_PROBLEM TO SOLVE_. Counting from the line that holds "Find proj_W(v) where", return each line exactly, through and including the last line of the entries.

Collected data:

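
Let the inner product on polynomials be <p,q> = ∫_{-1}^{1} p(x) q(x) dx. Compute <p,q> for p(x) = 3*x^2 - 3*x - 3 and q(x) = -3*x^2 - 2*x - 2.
<p,q> = 72/5

Expand the product: p(x)·q(x) = -9*x^4 + 3*x^3 + 9*x^2 + 12*x + 6.
∫_{-1}^{1} of each monomial x^k gives [2/(k+1) if k even, 0 if k odd]. Integrating term-by-term (or equivalently evaluating the antiderivative F(x) = -9*x^5/5 + 3*x^4/4 + 3*x^3 + 6*x^2 + 6*x at the endpoints):
  F(1) − F(−1) = 279/20 − (-9/20) = 72/5.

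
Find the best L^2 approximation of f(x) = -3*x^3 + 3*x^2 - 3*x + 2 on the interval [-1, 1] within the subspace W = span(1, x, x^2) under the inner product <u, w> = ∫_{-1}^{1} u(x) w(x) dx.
g(x) = 3*x^2 - 24*x/5 + 2

The best approximation g ∈ W is the orthogonal projection of f onto W. Writing g = a_0 + a_1 x + a_2 x^2, the coefficients solve the normal equations G · a = b where
  G_{ij} = <φ_i, φ_j> and b_i = <f, φ_i>, with φ_0 = 1, φ_1 = x, φ_2 = x^2.
G =
  [2, 0, 2/3]
  [0, 2/3, 0]
  [2/3, 0, 2/5],
b = (6, -16/5, 38/15).
Solving gives a_0 = 2, a_1 = -24/5, a_2 = 3, so
  g(x) = 3*x^2 - 24*x/5 + 2.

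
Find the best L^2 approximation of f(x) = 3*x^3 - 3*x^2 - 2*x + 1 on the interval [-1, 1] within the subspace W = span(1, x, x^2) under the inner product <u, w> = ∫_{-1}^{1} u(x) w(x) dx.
g(x) = -3*x^2 - x/5 + 1

The best approximation g ∈ W is the orthogonal projection of f onto W. Writing g = a_0 + a_1 x + a_2 x^2, the coefficients solve the normal equations G · a = b where
  G_{ij} = <φ_i, φ_j> and b_i = <f, φ_i>, with φ_0 = 1, φ_1 = x, φ_2 = x^2.
G =
  [2, 0, 2/3]
  [0, 2/3, 0]
  [2/3, 0, 2/5],
b = (0, -2/15, -8/15).
Solving gives a_0 = 1, a_1 = -1/5, a_2 = -3, so
  g(x) = -3*x^2 - x/5 + 1.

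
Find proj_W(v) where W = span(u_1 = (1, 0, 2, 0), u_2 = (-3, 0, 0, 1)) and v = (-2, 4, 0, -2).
proj_W(v) = (-50/41, 0, -16/41, 14/41)

Set up U = [u_1 | ... | u_2] ∈ R^(4×2). The projector onto W = col(U) is P = U (U^T U)^(-1) U^T.
Compute U^T U =
  [5, -3]
  [-3, 10],
and U^T v = (-2, 4).
Solve U^T U · c = U^T v for the coefficients: c = (-8/41, 14/41). The projection is proj_W(v) = U c.
Check: (v - proj_W(v)) · u_1 = 0  (should be 0).
Check: (v - proj_W(v)) · u_2 = 0  (should be 0).
Result: proj_W(v) = (-50/41, 0, -16/41, 14/41).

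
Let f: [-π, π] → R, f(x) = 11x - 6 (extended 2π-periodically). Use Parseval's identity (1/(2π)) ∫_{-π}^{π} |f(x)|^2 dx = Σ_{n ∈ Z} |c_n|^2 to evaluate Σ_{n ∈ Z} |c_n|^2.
Σ |c_n|^2 = 121π^2/3 + 36

Expand and integrate term by term over [-π, π]:
  ∫ (11x)^2 dx = 121·(2π^3/3); ∫ 2·11·(-6)·x dx = 0 (odd integrand); ∫ (-6)^2 dx = 36·2π.
So (1/(2π)) ∫_{-π}^{π} (11x - 6)^2 dx = 121π^2/3 + 36 = 121π^2/3 + 36.
Parseval ⇒ Σ |c_n|^2 = 121π^2/3 + 36.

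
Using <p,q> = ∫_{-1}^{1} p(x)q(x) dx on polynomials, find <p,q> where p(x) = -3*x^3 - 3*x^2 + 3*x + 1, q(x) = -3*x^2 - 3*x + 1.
<p,q> = -4/5

Expand the product: p(x)·q(x) = 9*x^5 + 18*x^4 - 3*x^3 - 15*x^2 + 1.
∫_{-1}^{1} of each monomial x^k gives [2/(k+1) if k even, 0 if k odd]. Integrating term-by-term (or equivalently evaluating the antiderivative F(x) = 3*x^6/2 + 18*x^5/5 - 3*x^4/4 - 5*x^3 + x at the endpoints):
  F(1) − F(−1) = 7/20 − (23/20) = -4/5.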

_RESULT_.
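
Find proj_W(v) where W = span(u_1 = (1, 0, 2, 0), u_2 = (-3, 0, 0, 1)) and v = (-2, 4, 0, -2).
proj_W(v) = (-50/41, 0, -16/41, 14/41)

Set up U = [u_1 | ... | u_2] ∈ R^(4×2). The projector onto W = col(U) is P = U (U^T U)^(-1) U^T.
Compute U^T U =
  [5, -3]
  [-3, 10],
and U^T v = (-2, 4).
Solve U^T U · c = U^T v for the coefficients: c = (-8/41, 14/41). The projection is proj_W(v) = U c.
Check: (v - proj_W(v)) · u_1 = 0  (should be 0).
Check: (v - proj_W(v)) · u_2 = 0  (should be 0).
Result: proj_W(v) = (-50/41, 0, -16/41, 14/41).

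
Let f: [-π, π] → R, f(x) = 11x - 6 (extended 2π-periodically). Use Parseval's identity (1/(2π)) ∫_{-π}^{π} |f(x)|^2 dx = Σ_{n ∈ Z} |c_n|^2 to evaluate Σ_{n ∈ Z} |c_n|^2.
Σ |c_n|^2 = 121π^2/3 + 36

Expand and integrate term by term over [-π, π]:
  ∫ (11x)^2 dx = 121·(2π^3/3); ∫ 2·11·(-6)·x dx = 0 (odd integrand); ∫ (-6)^2 dx = 36·2π.
So (1/(2π)) ∫_{-π}^{π} (11x - 6)^2 dx = 121π^2/3 + 36 = 121π^2/3 + 36.
Parseval ⇒ Σ |c_n|^2 = 121π^2/3 + 36.

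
Using <p,q> = ∫_{-1}^{1} p(x)q(x) dx on polynomials, find <p,q> where p(x) = -3*x^3 - 3*x^2 + 3*x + 1, q(x) = -3*x^2 - 3*x + 1.
<p,q> = -4/5

Expand the product: p(x)·q(x) = 9*x^5 + 18*x^4 - 3*x^3 - 15*x^2 + 1.
∫_{-1}^{1} of each monomial x^k gives [2/(k+1) if k even, 0 if k odd]. Integrating term-by-term (or equivalently evaluating the antiderivative F(x) = 3*x^6/2 + 18*x^5/5 - 3*x^4/4 - 5*x^3 + x at the endpoints):
  F(1) − F(−1) = 7/20 − (23/20) = -4/5.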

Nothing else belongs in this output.